**Try it**
How many lines in the records below contain "directed"? Answer with the number alone.

**Source data**
#####
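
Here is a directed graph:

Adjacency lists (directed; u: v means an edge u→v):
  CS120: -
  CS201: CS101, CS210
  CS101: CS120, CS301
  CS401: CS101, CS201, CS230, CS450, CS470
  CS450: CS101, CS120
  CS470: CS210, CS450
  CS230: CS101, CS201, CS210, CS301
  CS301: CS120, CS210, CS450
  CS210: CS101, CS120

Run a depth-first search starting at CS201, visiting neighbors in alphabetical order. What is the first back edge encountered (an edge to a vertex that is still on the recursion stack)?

CS210->CS101

DFS from CS201 (visiting neighbors in alphabetical order); mark gray on enter, black on exit:
CS201 gray
  CS101 gray
    CS120 gray
    CS120 black
    CS301 gray
      CS301→CS120: CS120 black — skip
      CS210 gray
        CS210→CS101: CS101 is gray → back edge
First back edge: CS210 → CS101.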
#####
**Solution to this task**
2